== Supplied information ==

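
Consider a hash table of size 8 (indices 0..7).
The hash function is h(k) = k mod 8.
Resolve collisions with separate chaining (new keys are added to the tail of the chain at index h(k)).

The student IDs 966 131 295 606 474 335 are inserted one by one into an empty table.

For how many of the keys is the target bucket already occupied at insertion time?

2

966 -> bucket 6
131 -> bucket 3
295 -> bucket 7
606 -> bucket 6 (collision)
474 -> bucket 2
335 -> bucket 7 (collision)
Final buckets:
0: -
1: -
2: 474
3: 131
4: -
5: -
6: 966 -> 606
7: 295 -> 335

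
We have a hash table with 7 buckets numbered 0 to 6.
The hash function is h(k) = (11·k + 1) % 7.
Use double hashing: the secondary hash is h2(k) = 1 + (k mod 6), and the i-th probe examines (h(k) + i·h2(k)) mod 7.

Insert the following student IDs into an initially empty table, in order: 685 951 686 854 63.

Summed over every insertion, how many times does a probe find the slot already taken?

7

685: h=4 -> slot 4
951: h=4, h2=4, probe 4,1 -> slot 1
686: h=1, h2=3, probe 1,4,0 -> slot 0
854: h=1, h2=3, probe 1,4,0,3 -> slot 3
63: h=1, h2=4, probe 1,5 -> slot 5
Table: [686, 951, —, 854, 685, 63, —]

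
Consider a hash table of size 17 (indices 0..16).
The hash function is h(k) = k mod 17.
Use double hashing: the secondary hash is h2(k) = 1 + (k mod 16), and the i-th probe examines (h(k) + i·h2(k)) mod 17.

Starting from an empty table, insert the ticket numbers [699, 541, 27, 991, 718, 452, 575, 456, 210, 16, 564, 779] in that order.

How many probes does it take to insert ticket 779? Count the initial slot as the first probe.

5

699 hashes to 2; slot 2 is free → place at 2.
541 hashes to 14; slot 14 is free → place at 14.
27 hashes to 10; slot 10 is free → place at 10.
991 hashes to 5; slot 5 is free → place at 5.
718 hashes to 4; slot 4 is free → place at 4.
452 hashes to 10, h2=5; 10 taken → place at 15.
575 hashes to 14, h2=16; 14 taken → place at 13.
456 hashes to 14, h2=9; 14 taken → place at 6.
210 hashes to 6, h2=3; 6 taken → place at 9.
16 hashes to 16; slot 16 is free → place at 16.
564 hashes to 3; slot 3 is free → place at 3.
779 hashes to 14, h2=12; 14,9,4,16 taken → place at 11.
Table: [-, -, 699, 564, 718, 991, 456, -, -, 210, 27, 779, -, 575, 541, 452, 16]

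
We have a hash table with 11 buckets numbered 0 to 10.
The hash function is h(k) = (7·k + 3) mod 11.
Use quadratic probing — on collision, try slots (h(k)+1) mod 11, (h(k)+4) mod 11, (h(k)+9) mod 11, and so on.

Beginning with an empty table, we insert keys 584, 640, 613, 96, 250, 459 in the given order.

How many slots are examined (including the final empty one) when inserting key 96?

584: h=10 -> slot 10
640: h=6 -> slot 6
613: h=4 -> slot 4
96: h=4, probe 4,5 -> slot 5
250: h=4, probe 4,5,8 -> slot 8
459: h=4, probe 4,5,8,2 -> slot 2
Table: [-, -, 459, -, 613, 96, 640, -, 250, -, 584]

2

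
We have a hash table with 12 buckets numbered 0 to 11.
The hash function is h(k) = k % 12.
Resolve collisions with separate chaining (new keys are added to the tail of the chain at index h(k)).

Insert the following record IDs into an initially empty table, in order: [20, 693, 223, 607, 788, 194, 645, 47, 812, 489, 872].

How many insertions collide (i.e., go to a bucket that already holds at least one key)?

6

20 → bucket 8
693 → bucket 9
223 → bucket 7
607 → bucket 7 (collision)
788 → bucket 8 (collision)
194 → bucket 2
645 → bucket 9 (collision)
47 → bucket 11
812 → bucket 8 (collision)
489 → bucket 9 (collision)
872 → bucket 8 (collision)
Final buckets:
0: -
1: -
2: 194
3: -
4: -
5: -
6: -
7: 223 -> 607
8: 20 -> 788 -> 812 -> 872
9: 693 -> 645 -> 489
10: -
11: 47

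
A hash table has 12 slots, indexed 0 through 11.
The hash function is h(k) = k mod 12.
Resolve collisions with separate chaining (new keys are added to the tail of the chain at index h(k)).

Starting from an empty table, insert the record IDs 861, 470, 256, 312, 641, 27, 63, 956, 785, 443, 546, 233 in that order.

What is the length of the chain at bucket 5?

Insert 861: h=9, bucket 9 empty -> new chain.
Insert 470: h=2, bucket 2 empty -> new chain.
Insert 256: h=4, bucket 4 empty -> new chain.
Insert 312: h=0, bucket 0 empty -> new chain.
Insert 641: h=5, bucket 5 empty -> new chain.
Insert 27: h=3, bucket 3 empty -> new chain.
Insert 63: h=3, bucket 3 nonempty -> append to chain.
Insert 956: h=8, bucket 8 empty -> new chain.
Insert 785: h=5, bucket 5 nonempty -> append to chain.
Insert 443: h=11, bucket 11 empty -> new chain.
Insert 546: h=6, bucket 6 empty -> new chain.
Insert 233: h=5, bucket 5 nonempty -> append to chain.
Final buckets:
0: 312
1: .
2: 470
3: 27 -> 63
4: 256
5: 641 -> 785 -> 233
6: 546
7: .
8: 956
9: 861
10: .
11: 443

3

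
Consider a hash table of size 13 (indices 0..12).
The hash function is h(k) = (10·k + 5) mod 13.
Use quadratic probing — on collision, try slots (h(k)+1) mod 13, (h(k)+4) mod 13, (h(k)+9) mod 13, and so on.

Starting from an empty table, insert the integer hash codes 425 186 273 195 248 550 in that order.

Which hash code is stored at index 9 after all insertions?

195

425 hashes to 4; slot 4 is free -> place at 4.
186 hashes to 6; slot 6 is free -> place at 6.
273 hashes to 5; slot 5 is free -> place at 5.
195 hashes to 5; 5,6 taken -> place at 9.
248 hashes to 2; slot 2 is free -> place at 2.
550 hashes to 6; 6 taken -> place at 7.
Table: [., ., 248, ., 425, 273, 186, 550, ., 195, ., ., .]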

===

# Requirement
All lines in the data above from the one with "Insert the following student" through the one with "Starting from an empty table, insert the ticket" must be repeated exactly, and no others.

# Answer box
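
Insert the following student IDs into an initially empty table, in order: 685 951 686 854 63.

Summed over every insertion, how many times does a probe find the slot already taken?

7

685: h=4 -> slot 4
951: h=4, h2=4, probe 4,1 -> slot 1
686: h=1, h2=3, probe 1,4,0 -> slot 0
854: h=1, h2=3, probe 1,4,0,3 -> slot 3
63: h=1, h2=4, probe 1,5 -> slot 5
Table: [686, 951, —, 854, 685, 63, —]

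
Consider a hash table of size 17 (indices 0..16).
The hash function is h(k) = k mod 17.
Use double hashing: the secondary hash is h2(k) = 1 + (k mod 16), and the i-th probe examines (h(k) + i·h2(k)) mod 17.

Starting from an empty table, insert the ticket numbers [699, 541, 27, 991, 718, 452, 575, 456, 210, 16, 564, 779] in that order.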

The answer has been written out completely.